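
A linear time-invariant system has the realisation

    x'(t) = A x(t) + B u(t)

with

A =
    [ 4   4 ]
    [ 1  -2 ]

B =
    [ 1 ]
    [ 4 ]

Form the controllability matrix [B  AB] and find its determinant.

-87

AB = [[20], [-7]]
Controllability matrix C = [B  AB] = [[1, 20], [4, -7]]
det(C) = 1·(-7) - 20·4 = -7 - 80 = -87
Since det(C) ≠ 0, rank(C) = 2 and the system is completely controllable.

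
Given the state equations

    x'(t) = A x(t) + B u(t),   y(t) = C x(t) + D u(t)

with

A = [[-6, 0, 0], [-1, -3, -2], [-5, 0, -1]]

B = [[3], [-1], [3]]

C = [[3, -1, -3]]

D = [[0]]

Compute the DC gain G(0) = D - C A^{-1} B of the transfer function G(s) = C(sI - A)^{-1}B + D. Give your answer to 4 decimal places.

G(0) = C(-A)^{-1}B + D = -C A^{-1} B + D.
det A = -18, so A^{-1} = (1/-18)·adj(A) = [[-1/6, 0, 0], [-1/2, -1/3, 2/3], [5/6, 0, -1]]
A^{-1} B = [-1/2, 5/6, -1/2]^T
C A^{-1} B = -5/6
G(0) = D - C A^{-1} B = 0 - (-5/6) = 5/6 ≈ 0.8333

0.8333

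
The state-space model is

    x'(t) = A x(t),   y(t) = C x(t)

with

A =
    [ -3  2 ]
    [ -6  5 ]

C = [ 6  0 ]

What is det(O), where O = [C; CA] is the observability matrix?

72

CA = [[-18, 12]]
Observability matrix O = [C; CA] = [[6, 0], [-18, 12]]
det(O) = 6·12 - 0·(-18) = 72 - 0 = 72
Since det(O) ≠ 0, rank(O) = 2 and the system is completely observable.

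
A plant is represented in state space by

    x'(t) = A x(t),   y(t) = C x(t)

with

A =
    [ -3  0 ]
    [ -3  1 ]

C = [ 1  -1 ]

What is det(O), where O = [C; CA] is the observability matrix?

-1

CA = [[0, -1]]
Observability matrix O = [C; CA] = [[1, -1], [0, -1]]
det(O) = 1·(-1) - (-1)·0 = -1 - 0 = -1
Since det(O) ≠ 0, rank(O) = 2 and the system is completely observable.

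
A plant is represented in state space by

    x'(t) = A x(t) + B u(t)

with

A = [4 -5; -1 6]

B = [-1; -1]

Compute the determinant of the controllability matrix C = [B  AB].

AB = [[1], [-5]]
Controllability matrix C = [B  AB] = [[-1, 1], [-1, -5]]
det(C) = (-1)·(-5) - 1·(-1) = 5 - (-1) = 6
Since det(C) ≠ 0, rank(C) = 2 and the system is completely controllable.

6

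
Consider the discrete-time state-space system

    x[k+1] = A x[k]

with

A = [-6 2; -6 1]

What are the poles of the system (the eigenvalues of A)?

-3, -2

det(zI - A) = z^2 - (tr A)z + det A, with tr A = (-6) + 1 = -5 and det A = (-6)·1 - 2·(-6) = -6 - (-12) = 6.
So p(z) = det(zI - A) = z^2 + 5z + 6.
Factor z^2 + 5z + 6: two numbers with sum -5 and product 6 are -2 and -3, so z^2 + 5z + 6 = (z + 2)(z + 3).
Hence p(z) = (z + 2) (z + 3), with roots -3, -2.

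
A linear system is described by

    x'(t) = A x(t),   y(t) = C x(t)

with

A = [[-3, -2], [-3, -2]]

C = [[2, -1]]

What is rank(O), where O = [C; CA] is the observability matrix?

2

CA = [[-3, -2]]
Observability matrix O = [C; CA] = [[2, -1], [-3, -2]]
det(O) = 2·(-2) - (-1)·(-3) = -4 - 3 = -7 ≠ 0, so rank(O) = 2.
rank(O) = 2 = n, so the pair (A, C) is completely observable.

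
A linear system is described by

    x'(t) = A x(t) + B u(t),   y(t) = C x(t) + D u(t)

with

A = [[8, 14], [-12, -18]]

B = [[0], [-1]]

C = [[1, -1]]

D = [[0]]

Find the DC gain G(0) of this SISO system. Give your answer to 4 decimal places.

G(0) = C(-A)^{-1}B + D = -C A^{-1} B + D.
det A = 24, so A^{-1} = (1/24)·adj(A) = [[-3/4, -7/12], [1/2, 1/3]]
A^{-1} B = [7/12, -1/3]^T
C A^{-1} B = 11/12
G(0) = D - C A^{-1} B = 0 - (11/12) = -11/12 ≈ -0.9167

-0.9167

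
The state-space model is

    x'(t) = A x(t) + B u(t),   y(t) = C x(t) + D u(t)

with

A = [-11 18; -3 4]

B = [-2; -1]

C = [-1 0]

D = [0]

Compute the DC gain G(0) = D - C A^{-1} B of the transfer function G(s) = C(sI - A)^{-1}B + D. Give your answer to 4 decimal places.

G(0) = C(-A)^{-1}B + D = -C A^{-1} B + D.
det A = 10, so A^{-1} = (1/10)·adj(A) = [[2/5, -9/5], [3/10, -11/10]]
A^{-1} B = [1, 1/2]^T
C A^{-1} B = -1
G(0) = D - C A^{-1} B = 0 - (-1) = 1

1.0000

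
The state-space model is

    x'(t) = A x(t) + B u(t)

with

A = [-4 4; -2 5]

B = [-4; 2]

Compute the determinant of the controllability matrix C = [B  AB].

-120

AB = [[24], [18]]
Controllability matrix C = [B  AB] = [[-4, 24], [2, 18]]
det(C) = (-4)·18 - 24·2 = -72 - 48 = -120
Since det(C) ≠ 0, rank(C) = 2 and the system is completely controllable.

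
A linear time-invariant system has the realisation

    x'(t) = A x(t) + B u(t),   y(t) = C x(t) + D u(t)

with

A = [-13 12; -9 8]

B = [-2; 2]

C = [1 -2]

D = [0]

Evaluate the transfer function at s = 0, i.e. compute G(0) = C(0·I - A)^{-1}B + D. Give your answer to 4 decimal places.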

= = = =

**Task directions**
Word for word, copy out the records.

**Answer box**
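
A linear time-invariant system has the realisation

    x'(t) = A x(t) + B u(t)

with

A =
    [ 4   4 ]
    [ 1  -2 ]

B =
    [ 1 ]
    [ 4 ]

Form the controllability matrix [B  AB] and find its determinant.

-87

AB = [[20], [-7]]
Controllability matrix C = [B  AB] = [[1, 20], [4, -7]]
det(C) = 1·(-7) - 20·4 = -7 - 80 = -87
Since det(C) ≠ 0, rank(C) = 2 and the system is completely controllable.

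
Given the state equations

    x'(t) = A x(t) + B u(t),   y(t) = C x(t) + D u(t)

with

A = [[-6, 0, 0], [-1, -3, -2], [-5, 0, -1]]

B = [[3], [-1], [3]]

C = [[3, -1, -3]]

D = [[0]]

Compute the DC gain G(0) = D - C A^{-1} B of the transfer function G(s) = C(sI - A)^{-1}B + D. Give your answer to 4 decimal places.

G(0) = C(-A)^{-1}B + D = -C A^{-1} B + D.
det A = -18, so A^{-1} = (1/-18)·adj(A) = [[-1/6, 0, 0], [-1/2, -1/3, 2/3], [5/6, 0, -1]]
A^{-1} B = [-1/2, 5/6, -1/2]^T
C A^{-1} B = -5/6
G(0) = D - C A^{-1} B = 0 - (-5/6) = 5/6 ≈ 0.8333

0.8333

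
The state-space model is

    x'(t) = A x(t),   y(t) = C x(t)

with

A =
    [ -3  2 ]
    [ -6  5 ]

C = [ 6  0 ]

What is det(O), where O = [C; CA] is the observability matrix?

72

CA = [[-18, 12]]
Observability matrix O = [C; CA] = [[6, 0], [-18, 12]]
det(O) = 6·12 - 0·(-18) = 72 - 0 = 72
Since det(O) ≠ 0, rank(O) = 2 and the system is completely observable.

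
A plant is represented in state space by

    x'(t) = A x(t),   y(t) = C x(t)

with

A =
    [ -3  0 ]
    [ -3  1 ]

C = [ 1  -1 ]

What is det(O), where O = [C; CA] is the observability matrix?

-1

CA = [[0, -1]]
Observability matrix O = [C; CA] = [[1, -1], [0, -1]]
det(O) = 1·(-1) - (-1)·0 = -1 - 0 = -1
Since det(O) ≠ 0, rank(O) = 2 and the system is completely observable.

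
A plant is represented in state space by

    x'(t) = A x(t) + B u(t)

with

A = [4 -5; -1 6]

B = [-1; -1]

Compute the determinant of the controllability matrix C = [B  AB].

AB = [[1], [-5]]
Controllability matrix C = [B  AB] = [[-1, 1], [-1, -5]]
det(C) = (-1)·(-5) - 1·(-1) = 5 - (-1) = 6
Since det(C) ≠ 0, rank(C) = 2 and the system is completely controllable.

6

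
Consider the discrete-time state-space system

    x[k+1] = A x[k]

with

A = [-6 2; -6 1]

What are the poles of the system (the eigenvalues of A)?

-3, -2

det(zI - A) = z^2 - (tr A)z + det A, with tr A = (-6) + 1 = -5 and det A = (-6)·1 - 2·(-6) = -6 - (-12) = 6.
So p(z) = det(zI - A) = z^2 + 5z + 6.
Factor z^2 + 5z + 6: two numbers with sum -5 and product 6 are -2 and -3, so z^2 + 5z + 6 = (z + 2)(z + 3).
Hence p(z) = (z + 2) (z + 3), with roots -3, -2.

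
A linear system is described by

    x'(t) = A x(t),   y(t) = C x(t)

with

A = [[-3, -2], [-3, -2]]

C = [[2, -1]]

What is rank(O), where O = [C; CA] is the observability matrix?

2

CA = [[-3, -2]]
Observability matrix O = [C; CA] = [[2, -1], [-3, -2]]
det(O) = 2·(-2) - (-1)·(-3) = -4 - 3 = -7 ≠ 0, so rank(O) = 2.
rank(O) = 2 = n, so the pair (A, C) is completely observable.

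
A linear system is described by

    x'(t) = A x(t) + B u(t),   y(t) = C x(t) + D u(t)

with

A = [[8, 14], [-12, -18]]

B = [[0], [-1]]

C = [[1, -1]]

D = [[0]]

Find the DC gain G(0) of this SISO system. Give your answer to 4 decimal places.

G(0) = C(-A)^{-1}B + D = -C A^{-1} B + D.
det A = 24, so A^{-1} = (1/24)·adj(A) = [[-3/4, -7/12], [1/2, 1/3]]
A^{-1} B = [7/12, -1/3]^T
C A^{-1} B = 11/12
G(0) = D - C A^{-1} B = 0 - (11/12) = -11/12 ≈ -0.9167

-0.9167

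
The state-space model is

    x'(t) = A x(t) + B u(t),   y(t) = C x(t) + D u(t)

with

A = [-11 18; -3 4]

B = [-2; -1]

C = [-1 0]

D = [0]

Compute the DC gain G(0) = D - C A^{-1} B of the transfer function G(s) = C(sI - A)^{-1}B + D. Give your answer to 4 decimal places.

G(0) = C(-A)^{-1}B + D = -C A^{-1} B + D.
det A = 10, so A^{-1} = (1/10)·adj(A) = [[2/5, -9/5], [3/10, -11/10]]
A^{-1} B = [1, 1/2]^T
C A^{-1} B = -1
G(0) = D - C A^{-1} B = 0 - (-1) = 1

1.0000

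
The state-space model is

    x'(t) = A x(t) + B u(t)

with

A = [-4 4; -2 5]

B = [-4; 2]

Compute the determinant of the controllability matrix C = [B  AB].

-120

AB = [[24], [18]]
Controllability matrix C = [B  AB] = [[-4, 24], [2, 18]]
det(C) = (-4)·18 - 24·2 = -72 - 48 = -120
Since det(C) ≠ 0, rank(C) = 2 and the system is completely controllable.

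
A linear time-invariant system has the realisation

    x'(t) = A x(t) + B u(t),   y(t) = C x(t) + D u(t)

with

A = [-13 12; -9 8]

B = [-2; 2]

C = [1 -2]

D = [0]

Evaluate the transfer function at s = 0, i.e. compute G(0) = C(0·I - A)^{-1}B + D. Give your answer to 4 decimal places.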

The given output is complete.